Task goal
From the records, report how many lines hold the word "behavior", with the number as the sole reply.

Data shown
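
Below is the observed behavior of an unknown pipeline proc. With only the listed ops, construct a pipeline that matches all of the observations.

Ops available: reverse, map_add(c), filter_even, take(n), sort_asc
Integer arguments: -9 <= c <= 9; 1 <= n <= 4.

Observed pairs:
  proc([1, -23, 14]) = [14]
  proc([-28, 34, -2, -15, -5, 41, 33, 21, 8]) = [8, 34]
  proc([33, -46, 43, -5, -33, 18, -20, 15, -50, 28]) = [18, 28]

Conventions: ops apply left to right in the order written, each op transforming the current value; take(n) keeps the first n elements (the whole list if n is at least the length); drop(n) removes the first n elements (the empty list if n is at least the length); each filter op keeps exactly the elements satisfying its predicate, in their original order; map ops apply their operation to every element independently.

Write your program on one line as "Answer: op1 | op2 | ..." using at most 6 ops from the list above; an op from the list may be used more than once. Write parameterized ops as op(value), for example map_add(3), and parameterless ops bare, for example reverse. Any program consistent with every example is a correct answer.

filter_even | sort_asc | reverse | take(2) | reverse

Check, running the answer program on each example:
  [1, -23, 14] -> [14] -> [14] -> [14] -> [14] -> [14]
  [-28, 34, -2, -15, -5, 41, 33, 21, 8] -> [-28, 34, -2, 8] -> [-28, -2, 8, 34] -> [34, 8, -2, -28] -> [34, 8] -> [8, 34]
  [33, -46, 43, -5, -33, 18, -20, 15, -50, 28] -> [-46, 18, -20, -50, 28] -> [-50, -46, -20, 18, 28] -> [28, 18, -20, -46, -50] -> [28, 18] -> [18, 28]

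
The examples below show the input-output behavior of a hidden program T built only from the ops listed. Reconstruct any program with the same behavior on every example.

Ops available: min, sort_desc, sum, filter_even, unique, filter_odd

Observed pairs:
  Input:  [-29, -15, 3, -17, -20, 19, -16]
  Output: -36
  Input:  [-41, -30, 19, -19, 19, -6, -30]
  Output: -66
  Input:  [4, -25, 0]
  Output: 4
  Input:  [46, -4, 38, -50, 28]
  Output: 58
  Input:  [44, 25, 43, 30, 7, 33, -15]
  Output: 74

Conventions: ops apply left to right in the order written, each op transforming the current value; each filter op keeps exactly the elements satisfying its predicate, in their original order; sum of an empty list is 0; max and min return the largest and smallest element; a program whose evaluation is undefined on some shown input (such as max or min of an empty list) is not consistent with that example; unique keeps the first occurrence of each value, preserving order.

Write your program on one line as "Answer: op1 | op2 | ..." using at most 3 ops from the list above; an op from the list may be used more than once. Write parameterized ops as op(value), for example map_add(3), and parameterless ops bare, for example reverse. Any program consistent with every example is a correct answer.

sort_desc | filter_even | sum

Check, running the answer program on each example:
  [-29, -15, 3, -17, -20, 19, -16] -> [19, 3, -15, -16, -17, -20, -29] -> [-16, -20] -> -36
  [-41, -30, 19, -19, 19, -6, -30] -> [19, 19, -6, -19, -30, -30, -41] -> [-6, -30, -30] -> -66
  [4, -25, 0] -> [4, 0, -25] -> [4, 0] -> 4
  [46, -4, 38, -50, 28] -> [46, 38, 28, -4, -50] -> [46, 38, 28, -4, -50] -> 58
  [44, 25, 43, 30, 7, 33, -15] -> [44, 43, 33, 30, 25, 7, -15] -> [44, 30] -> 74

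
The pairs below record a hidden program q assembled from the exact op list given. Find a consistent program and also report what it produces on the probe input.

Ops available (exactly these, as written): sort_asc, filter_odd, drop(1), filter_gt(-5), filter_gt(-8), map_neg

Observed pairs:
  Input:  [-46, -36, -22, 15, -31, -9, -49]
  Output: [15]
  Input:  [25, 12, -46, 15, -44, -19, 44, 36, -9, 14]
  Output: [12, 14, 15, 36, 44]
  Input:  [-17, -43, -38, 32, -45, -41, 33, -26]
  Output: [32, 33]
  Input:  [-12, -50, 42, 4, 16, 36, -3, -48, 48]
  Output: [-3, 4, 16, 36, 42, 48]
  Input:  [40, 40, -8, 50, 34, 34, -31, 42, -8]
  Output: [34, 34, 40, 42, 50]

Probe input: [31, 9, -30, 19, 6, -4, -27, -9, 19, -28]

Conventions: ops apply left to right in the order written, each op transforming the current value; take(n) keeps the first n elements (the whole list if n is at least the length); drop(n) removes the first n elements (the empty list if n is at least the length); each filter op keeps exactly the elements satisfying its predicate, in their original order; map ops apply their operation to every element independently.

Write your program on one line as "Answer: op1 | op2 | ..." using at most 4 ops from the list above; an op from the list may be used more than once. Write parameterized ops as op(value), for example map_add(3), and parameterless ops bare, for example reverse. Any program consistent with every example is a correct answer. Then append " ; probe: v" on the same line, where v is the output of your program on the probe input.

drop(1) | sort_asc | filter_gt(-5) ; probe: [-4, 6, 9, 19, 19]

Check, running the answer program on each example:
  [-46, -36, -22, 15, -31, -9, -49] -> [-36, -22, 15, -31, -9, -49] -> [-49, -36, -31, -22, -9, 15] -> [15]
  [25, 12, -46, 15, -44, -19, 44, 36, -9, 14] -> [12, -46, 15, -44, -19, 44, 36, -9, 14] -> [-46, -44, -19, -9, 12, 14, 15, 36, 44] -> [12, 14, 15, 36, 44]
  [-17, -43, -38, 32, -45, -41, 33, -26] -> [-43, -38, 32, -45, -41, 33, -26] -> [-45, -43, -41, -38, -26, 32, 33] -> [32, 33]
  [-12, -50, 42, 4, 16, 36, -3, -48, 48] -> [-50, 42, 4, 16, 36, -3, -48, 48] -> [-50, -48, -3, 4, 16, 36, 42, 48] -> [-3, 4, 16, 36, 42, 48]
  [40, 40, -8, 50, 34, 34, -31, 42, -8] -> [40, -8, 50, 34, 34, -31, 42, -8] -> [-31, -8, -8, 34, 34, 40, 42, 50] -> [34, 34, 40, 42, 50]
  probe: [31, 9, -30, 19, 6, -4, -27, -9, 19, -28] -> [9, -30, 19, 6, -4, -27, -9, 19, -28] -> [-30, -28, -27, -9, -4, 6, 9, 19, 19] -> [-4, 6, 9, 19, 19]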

Task response
2